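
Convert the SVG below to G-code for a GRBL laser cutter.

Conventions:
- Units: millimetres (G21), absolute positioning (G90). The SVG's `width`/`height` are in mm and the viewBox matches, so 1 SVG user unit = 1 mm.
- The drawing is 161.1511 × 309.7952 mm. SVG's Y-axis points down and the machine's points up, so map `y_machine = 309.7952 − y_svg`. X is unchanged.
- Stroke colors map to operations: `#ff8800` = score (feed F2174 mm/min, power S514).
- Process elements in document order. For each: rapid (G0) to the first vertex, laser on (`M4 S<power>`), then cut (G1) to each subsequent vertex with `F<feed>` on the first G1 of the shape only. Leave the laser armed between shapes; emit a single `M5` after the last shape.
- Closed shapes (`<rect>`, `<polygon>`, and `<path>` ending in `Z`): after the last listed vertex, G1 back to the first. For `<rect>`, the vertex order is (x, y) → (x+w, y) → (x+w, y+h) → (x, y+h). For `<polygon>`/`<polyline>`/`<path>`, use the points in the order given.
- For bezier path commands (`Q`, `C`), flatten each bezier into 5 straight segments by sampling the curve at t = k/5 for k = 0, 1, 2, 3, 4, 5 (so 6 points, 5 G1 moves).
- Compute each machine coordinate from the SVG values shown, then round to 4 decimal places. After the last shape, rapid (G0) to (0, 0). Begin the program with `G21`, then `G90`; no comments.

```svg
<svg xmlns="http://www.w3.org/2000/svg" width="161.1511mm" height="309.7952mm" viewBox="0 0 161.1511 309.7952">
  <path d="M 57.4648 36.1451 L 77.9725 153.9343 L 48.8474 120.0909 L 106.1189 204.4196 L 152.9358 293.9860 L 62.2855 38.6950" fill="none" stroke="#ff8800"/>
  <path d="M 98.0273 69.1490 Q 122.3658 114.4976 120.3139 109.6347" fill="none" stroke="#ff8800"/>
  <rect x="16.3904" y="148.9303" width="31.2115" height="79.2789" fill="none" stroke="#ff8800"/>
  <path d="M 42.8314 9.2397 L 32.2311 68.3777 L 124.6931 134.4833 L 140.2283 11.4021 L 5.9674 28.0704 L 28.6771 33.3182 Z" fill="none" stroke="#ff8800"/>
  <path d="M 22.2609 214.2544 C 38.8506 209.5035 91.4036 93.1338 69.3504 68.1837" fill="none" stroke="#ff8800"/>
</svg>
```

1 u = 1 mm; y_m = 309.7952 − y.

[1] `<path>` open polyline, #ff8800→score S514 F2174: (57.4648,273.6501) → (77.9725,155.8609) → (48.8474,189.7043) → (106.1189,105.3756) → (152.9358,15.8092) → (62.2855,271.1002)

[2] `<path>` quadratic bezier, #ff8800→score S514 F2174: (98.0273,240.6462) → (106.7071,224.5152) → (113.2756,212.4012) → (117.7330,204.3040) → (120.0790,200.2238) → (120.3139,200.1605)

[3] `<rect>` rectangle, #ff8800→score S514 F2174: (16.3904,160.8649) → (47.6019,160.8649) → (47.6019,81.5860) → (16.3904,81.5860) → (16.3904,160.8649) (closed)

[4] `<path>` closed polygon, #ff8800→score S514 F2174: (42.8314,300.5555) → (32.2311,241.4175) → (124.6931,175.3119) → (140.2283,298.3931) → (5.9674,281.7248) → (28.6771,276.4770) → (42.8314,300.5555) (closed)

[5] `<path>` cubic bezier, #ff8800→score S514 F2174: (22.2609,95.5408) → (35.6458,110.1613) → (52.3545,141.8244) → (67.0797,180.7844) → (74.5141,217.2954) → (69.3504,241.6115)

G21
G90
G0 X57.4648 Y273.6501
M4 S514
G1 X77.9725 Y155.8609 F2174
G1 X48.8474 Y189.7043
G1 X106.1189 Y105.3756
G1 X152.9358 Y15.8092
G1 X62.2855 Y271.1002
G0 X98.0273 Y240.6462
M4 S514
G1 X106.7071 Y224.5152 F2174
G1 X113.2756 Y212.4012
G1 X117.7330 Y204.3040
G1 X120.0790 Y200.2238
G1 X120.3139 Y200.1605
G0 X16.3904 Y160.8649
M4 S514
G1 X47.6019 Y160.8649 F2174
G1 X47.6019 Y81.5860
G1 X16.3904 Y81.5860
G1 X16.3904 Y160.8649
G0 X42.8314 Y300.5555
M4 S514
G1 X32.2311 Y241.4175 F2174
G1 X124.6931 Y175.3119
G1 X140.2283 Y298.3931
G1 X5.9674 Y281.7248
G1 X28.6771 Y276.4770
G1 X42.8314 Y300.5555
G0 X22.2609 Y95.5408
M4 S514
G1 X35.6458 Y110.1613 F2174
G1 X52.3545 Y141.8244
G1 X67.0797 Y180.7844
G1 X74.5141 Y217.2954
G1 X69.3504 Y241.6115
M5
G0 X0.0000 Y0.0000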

▬▬▬▬▬▬▬▬▬▬

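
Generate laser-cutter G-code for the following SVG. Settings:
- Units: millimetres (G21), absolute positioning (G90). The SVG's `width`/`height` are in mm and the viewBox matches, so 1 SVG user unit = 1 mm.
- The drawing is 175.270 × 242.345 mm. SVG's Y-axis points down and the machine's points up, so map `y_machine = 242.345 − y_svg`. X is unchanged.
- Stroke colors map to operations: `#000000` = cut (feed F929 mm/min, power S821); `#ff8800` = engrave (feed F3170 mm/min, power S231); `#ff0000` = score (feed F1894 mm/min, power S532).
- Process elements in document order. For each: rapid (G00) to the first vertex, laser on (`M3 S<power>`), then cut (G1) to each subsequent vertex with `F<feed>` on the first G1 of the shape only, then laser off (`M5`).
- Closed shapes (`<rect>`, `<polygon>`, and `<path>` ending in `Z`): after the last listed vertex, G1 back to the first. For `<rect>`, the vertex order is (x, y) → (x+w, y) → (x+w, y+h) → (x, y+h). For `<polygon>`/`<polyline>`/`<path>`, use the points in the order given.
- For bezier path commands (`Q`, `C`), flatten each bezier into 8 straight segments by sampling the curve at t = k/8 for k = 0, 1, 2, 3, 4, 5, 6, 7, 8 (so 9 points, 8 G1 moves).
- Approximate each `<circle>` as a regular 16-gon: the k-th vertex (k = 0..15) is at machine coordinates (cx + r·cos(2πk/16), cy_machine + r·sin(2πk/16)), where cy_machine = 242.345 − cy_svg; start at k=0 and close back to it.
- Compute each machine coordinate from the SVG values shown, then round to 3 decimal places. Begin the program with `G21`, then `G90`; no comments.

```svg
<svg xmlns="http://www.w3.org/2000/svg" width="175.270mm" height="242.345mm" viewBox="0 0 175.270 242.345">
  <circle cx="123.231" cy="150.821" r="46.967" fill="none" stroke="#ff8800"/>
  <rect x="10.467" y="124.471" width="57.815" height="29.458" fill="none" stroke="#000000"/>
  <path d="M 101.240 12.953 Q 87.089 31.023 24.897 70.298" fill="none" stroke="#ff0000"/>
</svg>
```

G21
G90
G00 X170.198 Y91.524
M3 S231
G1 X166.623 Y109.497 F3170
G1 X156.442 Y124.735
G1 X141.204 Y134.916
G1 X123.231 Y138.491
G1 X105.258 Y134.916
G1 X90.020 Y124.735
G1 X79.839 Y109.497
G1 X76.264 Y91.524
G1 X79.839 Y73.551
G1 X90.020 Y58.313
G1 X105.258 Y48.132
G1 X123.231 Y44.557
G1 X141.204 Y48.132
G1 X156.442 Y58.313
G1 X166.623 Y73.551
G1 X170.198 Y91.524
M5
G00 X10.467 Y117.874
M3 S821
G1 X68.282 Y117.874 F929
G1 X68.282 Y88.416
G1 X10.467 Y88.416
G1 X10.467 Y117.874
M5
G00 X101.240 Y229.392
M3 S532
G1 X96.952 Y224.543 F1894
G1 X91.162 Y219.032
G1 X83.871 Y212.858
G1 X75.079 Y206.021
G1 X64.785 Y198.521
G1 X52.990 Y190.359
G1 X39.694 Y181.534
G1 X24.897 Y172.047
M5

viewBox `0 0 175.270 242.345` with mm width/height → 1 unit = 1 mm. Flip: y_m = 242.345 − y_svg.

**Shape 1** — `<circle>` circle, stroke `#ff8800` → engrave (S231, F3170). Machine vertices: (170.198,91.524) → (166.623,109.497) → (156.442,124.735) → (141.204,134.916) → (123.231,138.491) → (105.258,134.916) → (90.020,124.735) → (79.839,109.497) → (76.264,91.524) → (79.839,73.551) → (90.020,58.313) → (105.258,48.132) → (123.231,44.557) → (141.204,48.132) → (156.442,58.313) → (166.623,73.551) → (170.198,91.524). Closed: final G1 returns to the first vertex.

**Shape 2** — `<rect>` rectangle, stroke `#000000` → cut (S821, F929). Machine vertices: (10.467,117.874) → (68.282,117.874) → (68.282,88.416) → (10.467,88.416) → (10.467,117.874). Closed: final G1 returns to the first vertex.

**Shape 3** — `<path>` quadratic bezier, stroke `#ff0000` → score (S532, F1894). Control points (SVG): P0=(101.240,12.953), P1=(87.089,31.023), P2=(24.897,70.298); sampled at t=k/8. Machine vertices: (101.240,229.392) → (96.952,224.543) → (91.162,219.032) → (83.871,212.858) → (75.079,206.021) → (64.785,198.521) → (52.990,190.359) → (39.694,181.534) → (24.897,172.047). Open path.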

▬▬▬▬▬▬▬▬▬▬

**What the exercise asks**
Exactly how many lines in the material above mention the word "cutter"? Give the number and nothing besides.

**Written solution**
2